**DESCRIPTION OF THE TASK**
Give the lines below again exactly, starting with the line that holds "2 | 3 | 1 | 11 |" and going on through the line that holds "- A10: 4 hours, 1".

__________________________________________________

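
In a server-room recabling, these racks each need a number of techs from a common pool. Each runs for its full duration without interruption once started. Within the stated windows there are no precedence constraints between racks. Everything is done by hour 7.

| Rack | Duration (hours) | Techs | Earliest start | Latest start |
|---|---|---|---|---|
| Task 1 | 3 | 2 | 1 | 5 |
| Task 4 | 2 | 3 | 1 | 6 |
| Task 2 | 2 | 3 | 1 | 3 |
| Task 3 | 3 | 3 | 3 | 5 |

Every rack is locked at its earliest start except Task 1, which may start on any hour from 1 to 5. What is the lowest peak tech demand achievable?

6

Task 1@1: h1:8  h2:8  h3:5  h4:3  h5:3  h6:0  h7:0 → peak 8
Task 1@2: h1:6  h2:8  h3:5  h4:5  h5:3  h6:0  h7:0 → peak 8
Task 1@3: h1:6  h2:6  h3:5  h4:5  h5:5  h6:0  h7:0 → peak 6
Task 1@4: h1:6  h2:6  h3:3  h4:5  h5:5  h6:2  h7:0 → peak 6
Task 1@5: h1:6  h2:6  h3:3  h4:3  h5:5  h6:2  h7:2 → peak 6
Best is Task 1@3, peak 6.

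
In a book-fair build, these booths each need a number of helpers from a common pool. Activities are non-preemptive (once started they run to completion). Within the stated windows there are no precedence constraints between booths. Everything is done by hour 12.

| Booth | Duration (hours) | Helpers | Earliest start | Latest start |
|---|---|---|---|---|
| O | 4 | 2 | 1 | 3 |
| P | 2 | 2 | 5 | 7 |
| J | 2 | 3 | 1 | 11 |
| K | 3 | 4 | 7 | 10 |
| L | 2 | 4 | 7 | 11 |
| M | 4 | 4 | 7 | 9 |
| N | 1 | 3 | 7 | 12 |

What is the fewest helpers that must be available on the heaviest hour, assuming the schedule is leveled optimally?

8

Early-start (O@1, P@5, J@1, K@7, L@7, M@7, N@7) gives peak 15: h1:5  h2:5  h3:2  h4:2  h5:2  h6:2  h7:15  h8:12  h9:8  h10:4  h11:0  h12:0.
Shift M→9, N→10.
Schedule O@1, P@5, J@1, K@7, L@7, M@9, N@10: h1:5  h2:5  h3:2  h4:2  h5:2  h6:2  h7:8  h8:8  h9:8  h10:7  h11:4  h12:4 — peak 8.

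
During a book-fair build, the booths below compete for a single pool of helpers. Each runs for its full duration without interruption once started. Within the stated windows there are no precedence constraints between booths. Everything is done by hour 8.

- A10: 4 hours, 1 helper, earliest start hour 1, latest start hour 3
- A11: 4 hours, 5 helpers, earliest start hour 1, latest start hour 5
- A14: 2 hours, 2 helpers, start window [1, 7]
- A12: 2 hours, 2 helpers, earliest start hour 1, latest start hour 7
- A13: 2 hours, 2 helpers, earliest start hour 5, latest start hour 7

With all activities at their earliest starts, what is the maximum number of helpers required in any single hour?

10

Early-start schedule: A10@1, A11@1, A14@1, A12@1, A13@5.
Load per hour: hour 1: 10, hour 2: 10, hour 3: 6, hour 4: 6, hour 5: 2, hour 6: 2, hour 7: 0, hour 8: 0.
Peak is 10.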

__________________________________________________

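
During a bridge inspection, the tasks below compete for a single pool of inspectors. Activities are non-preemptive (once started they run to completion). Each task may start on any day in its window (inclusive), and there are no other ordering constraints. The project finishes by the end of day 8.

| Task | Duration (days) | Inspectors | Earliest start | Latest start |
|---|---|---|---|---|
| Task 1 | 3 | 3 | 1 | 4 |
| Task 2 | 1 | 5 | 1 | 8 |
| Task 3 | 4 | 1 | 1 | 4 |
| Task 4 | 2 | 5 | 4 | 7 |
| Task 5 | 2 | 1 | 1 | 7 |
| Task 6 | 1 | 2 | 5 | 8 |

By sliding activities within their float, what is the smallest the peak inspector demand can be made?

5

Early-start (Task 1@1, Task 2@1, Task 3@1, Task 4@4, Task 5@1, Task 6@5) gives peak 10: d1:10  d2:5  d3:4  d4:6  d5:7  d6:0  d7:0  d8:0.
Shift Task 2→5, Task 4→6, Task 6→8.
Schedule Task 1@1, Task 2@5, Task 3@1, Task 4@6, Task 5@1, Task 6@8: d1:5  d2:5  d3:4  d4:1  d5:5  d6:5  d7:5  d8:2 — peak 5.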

__________________________________________________

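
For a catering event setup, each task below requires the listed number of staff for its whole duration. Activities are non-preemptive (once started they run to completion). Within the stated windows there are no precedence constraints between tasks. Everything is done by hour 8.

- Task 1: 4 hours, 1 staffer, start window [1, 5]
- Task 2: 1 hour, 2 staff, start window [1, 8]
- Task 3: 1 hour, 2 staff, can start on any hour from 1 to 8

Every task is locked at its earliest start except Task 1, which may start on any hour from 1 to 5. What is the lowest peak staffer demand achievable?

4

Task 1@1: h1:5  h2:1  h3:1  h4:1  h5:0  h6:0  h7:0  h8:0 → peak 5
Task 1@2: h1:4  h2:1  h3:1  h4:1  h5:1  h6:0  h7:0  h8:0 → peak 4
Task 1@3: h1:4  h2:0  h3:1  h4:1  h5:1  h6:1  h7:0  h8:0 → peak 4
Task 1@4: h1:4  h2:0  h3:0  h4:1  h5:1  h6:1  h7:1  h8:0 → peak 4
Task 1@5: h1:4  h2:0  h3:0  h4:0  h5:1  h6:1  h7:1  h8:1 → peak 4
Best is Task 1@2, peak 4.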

__________________________________________________

**WRITTEN SOLUTION**
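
| J | 2 | 3 | 1 | 11 |
| K | 3 | 4 | 7 | 10 |
| L | 2 | 4 | 7 | 11 |
| M | 4 | 4 | 7 | 9 |
| N | 1 | 3 | 7 | 12 |

What is the fewest helpers that must be available on the heaviest hour, assuming the schedule is leveled optimally?

8

Early-start (O@1, P@5, J@1, K@7, L@7, M@7, N@7) gives peak 15: h1:5  h2:5  h3:2  h4:2  h5:2  h6:2  h7:15  h8:12  h9:8  h10:4  h11:0  h12:0.
Shift M→9, N→10.
Schedule O@1, P@5, J@1, K@7, L@7, M@9, N@10: h1:5  h2:5  h3:2  h4:2  h5:2  h6:2  h7:8  h8:8  h9:8  h10:7  h11:4  h12:4 — peak 8.

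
During a book-fair build, the booths below compete for a single pool of helpers. Each runs for its full duration without interruption once started. Within the stated windows there are no precedence constraints between booths. Everything is done by hour 8.

- A10: 4 hours, 1 helper, earliest start hour 1, latest start hour 3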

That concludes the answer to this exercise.